> About this exercise
Return the entire listing, character for character.

# # # # #

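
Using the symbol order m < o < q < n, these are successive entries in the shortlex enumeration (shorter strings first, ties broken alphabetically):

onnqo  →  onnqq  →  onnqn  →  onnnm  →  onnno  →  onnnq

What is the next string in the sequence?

onnnn

Find the rightmost character of onnnq below n, bump it to the next letter, and reset everything to its right to m.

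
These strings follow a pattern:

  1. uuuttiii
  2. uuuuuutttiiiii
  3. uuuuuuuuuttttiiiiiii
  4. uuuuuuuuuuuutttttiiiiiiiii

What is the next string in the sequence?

uuuuuuuuuuuuuuuttttttiiiiiiiiiii

Each string has the form u^{3n} t^{n+1} i^{2n+1} (n = 1, 2, …).
At n = 5 the blocks have lengths 15, 6, 11.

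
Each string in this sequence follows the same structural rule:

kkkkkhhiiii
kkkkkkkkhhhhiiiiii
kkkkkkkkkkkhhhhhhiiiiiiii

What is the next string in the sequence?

The n-th term is 3n-1 k's then 2n-2 h's then 2n i's, where the shown terms are n = 2, 3, 4.
At n = 5 the blocks have lengths 14, 8, 10.

kkkkkkkkkkkkkkhhhhhhhhiiiiiiiiii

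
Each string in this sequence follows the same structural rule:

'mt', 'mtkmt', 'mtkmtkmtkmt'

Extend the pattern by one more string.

s(k+1) = s(k)·k·s(k) — each term doubles the last with 'k' between the halves.
One more doubling of mtkmtkmtkmt gives the answer.

mtkmtkmtkmtkmtkmtkmtkmt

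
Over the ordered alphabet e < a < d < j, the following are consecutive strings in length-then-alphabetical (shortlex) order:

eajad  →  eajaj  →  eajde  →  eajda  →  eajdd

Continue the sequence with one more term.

eajdj

Find the rightmost character of eajdd below j, bump it to the next letter, and reset everything to its right to e.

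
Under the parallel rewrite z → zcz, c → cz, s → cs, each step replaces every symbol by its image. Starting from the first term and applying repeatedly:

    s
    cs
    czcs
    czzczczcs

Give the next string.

czzczzczczzczczzczczcs

Rewriting each symbol of czzczczcs: c→cz, z→zcz, z→zcz, c→cz, z→zcz, c→cz, z→zcz, c→cz, s→cs, which concatenates to cz zcz zcz cz zcz cz zcz cz cs.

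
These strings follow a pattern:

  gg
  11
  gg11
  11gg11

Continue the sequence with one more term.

Each term (from the third on) is the two preceding terms concatenated in order: term 3 = gg·11 = gg11.
So term 5 is gg11·11gg11.

gg1111gg11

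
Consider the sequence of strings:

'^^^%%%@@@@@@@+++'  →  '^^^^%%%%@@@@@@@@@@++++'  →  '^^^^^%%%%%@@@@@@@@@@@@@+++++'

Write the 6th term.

Term n consists of n+1 ^'s, followed by n+1 %'s, followed by 3n+1 @'s, followed by n+1 +'s, where the shown terms are n = 2, 3, 4.
Setting n = 7 gives 8, 8, 22, 8 characters in each block.

^^^^^^^^%%%%%%%%@@@@@@@@@@@@@@@@@@@@@@++++++++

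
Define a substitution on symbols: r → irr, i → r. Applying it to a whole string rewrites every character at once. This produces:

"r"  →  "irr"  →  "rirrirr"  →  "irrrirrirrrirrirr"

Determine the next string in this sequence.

Replace each of the 17 characters of irrrirrirrrirrirr in place — r irr irr irr r irr irr r irr irr irr r irr irr r irr irr — and concatenate.

rirrirrirrrirrirrrirrirrirrrirrirrrirrirr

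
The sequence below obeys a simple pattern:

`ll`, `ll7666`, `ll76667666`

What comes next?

The strings grow by a fixed suffix 7666 each time.
So the next term is ll76667666·7666.

ll766676667666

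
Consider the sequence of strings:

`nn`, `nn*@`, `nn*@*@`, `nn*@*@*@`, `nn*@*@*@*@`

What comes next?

The strings grow by a fixed suffix *@ each time.
Applying this once more to nn*@*@*@*@:

nn*@*@*@*@*@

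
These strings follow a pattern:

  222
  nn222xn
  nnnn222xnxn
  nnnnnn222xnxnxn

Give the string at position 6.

nnnnnnnnnn222xnxnxnxnxn

Every step adds nn to the front and xn to the end of the previous string.
From nnnnnn222xnxnxn, 2 further steps: nnnnnn222xnxnxn → nnnnnnnn222xnxnxnxn → (answer).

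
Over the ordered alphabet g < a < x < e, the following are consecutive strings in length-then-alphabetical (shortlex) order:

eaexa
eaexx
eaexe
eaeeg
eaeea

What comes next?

eaeex

Find the rightmost character of eaeea below e, bump it to the next letter, and reset everything to its right to g.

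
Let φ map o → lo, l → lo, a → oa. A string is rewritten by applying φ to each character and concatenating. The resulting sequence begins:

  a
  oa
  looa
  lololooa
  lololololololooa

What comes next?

φ(lololololololooa) expands symbol-by-symbol to lo lo lo lo lo lo lo lo lo lo lo lo lo lo lo oa; joining the 16 pieces gives the next term.

lololololololololololololololooa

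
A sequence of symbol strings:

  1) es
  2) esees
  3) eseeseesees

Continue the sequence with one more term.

Each string is two copies of the previous one joined by 'e'.
One more doubling of eseeseesees gives the answer.

eseeseeseeseeseeseesees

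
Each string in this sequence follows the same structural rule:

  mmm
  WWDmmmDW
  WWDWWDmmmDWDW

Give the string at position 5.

Each term wraps the previous one in WWD on the left and DW on the right.
From WWDWWDmmmDWDW, 2 further steps: WWDWWDmmmDWDW → WWDWWDWWDmmmDWDWDW → (answer).

WWDWWDWWDWWDmmmDWDWDWDW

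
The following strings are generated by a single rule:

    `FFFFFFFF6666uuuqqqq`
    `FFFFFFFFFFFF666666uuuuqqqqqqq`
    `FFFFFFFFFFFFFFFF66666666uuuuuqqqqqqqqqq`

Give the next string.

Each string has the form F^{4n} 6^{2n} u^{n+1} q^{3n-2}, where the shown terms are n = 2, 3, 4.
Setting n = 5 gives 20, 10, 6, 13 characters in each block.

FFFFFFFFFFFFFFFFFFFF6666666666uuuuuuqqqqqqqqqqqqq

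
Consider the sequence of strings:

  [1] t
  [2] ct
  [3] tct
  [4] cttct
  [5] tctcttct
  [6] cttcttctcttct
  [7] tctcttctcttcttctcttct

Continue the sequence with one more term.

cttcttctcttcttctcttctcttcttctcttct

Each term (from the third on) is the two preceding terms concatenated in order: term 3 = t·ct = tct.
Continuing: cttcttctcttct · tctcttctcttcttctcttct gives term 8.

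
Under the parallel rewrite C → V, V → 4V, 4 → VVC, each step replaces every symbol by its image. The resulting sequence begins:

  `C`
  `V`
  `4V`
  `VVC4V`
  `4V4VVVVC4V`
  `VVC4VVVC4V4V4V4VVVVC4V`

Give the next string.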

# # # # #

> The completed task
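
Using the symbol order m < o < q < n, these are successive entries in the shortlex enumeration (shorter strings first, ties broken alphabetically):

onnqo  →  onnqq  →  onnqn  →  onnnm  →  onnno  →  onnnq

What is the next string in the sequence?

onnnn

Find the rightmost character of onnnq below n, bump it to the next letter, and reset everything to its right to m.

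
These strings follow a pattern:

  1. uuuttiii
  2. uuuuuutttiiiii
  3. uuuuuuuuuttttiiiiiii
  4. uuuuuuuuuuuutttttiiiiiiiii

What is the next string in the sequence?

uuuuuuuuuuuuuuuttttttiiiiiiiiiii

Each string has the form u^{3n} t^{n+1} i^{2n+1} (n = 1, 2, …).
At n = 5 the blocks have lengths 15, 6, 11.

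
Each string in this sequence follows the same structural rule:

kkkkkhhiiii
kkkkkkkkhhhhiiiiii
kkkkkkkkkkkhhhhhhiiiiiiii

What is the next string in the sequence?

The n-th term is 3n-1 k's then 2n-2 h's then 2n i's, where the shown terms are n = 2, 3, 4.
At n = 5 the blocks have lengths 14, 8, 10.

kkkkkkkkkkkkkkhhhhhhhhiiiiiiiiii

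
Each string in this sequence follows the same structural rule:

'mt', 'mtkmt', 'mtkmtkmtkmt'

Extend the pattern by one more string.

s(k+1) = s(k)·k·s(k) — each term doubles the last with 'k' between the halves.
One more doubling of mtkmtkmtkmt gives the answer.

mtkmtkmtkmtkmtkmtkmtkmt

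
Over the ordered alphabet e < a < d < j, the following are consecutive strings in length-then-alphabetical (shortlex) order:

eajad  →  eajaj  →  eajde  →  eajda  →  eajdd

Continue the sequence with one more term.

eajdj

Find the rightmost character of eajdd below j, bump it to the next letter, and reset everything to its right to e.

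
Under the parallel rewrite z → zcz, c → cz, s → cs, each step replaces every symbol by its image. Starting from the first term and applying repeatedly:

    s
    cs
    czcs
    czzczczcs

Give the next string.

czzczzczczzczczzczczcs

Rewriting each symbol of czzczczcs: c→cz, z→zcz, z→zcz, c→cz, z→zcz, c→cz, z→zcz, c→cz, s→cs, which concatenates to cz zcz zcz cz zcz cz zcz cz cs.

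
These strings follow a pattern:

  gg
  11
  gg11
  11gg11

Continue the sequence with one more term.

Each term (from the third on) is the two preceding terms concatenated in order: term 3 = gg·11 = gg11.
So term 5 is gg11·11gg11.

gg1111gg11

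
Consider the sequence of strings:

'^^^%%%@@@@@@@+++'  →  '^^^^%%%%@@@@@@@@@@++++'  →  '^^^^^%%%%%@@@@@@@@@@@@@+++++'

Write the 6th term.

Term n consists of n+1 ^'s, followed by n+1 %'s, followed by 3n+1 @'s, followed by n+1 +'s, where the shown terms are n = 2, 3, 4.
Setting n = 7 gives 8, 8, 22, 8 characters in each block.

^^^^^^^^%%%%%%%%@@@@@@@@@@@@@@@@@@@@@@++++++++

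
Define a substitution on symbols: r → irr, i → r. Applying it to a whole string rewrites every character at once. This produces:

"r"  →  "irr"  →  "rirrirr"  →  "irrrirrirrrirrirr"

Determine the next string in this sequence.

Replace each of the 17 characters of irrrirrirrrirrirr in place — r irr irr irr r irr irr r irr irr irr r irr irr r irr irr — and concatenate.

rirrirrirrrirrirrrirrirrirrrirrirrrirrirr

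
The sequence below obeys a simple pattern:

`ll`, `ll7666`, `ll76667666`

What comes next?

The strings grow by a fixed suffix 7666 each time.
So the next term is ll76667666·7666.

ll766676667666

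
Consider the sequence of strings:

`nn`, `nn*@`, `nn*@*@`, `nn*@*@*@`, `nn*@*@*@*@`

What comes next?

The strings grow by a fixed suffix *@ each time.
Applying this once more to nn*@*@*@*@:

nn*@*@*@*@*@

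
These strings follow a pattern:

  222
  nn222xn
  nnnn222xnxn
  nnnnnn222xnxnxn

Give the string at position 6.

nnnnnnnnnn222xnxnxnxnxn

Every step adds nn to the front and xn to the end of the previous string.
From nnnnnn222xnxnxn, 2 further steps: nnnnnn222xnxnxn → nnnnnnnn222xnxnxnxn → (answer).

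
Over the ordered alphabet g < a < x < e, the following are consecutive strings in length-then-alphabetical (shortlex) order:

eaexa
eaexx
eaexe
eaeeg
eaeea

What comes next?

eaeex

Find the rightmost character of eaeea below e, bump it to the next letter, and reset everything to its right to g.

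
Let φ map o → lo, l → lo, a → oa. A string is rewritten by applying φ to each character and concatenating. The resulting sequence begins:

  a
  oa
  looa
  lololooa
  lololololololooa

What comes next?

φ(lololololololooa) expands symbol-by-symbol to lo lo lo lo lo lo lo lo lo lo lo lo lo lo lo oa; joining the 16 pieces gives the next term.

lololololololololololololololooa

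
A sequence of symbol strings:

  1) es
  2) esees
  3) eseeseesees

Continue the sequence with one more term.

Each string is two copies of the previous one joined by 'e'.
One more doubling of eseeseesees gives the answer.

eseeseeseeseeseeseesees

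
Each string in this sequence follows the same structural rule:

  mmm
  WWDmmmDW
  WWDWWDmmmDWDW

Give the string at position 5.

Each term wraps the previous one in WWD on the left and DW on the right.
From WWDWWDmmmDWDW, 2 further steps: WWDWWDmmmDWDW → WWDWWDWWDmmmDWDWDW → (answer).

WWDWWDWWDWWDmmmDWDWDWDW

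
The following strings are generated by a single rule:

    `FFFFFFFF6666uuuqqqq`
    `FFFFFFFFFFFF666666uuuuqqqqqqq`
    `FFFFFFFFFFFFFFFF66666666uuuuuqqqqqqqqqq`

Give the next string.

Each string has the form F^{4n} 6^{2n} u^{n+1} q^{3n-2}, where the shown terms are n = 2, 3, 4.
Setting n = 5 gives 20, 10, 6, 13 characters in each block.

FFFFFFFFFFFFFFFFFFFF6666666666uuuuuuqqqqqqqqqqqqq

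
Consider the sequence of strings:

  [1] t
  [2] ct
  [3] tct
  [4] cttct
  [5] tctcttct
  [6] cttcttctcttct
  [7] tctcttctcttcttctcttct

Continue the sequence with one more term.

cttcttctcttcttctcttctcttcttctcttct

Each term (from the third on) is the two preceding terms concatenated in order: term 3 = t·ct = tct.
Continuing: cttcttctcttct · tctcttctcttcttctcttct gives term 8.

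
Under the parallel rewrite C → V, V → 4V, 4 → VVC, each step replaces every symbol by its image. The resulting sequence begins:

  `C`
  `V`
  `4V`
  `VVC4V`
  `4V4VVVVC4V`
  `VVC4VVVC4V4V4V4VVVVC4V`

Give the next string.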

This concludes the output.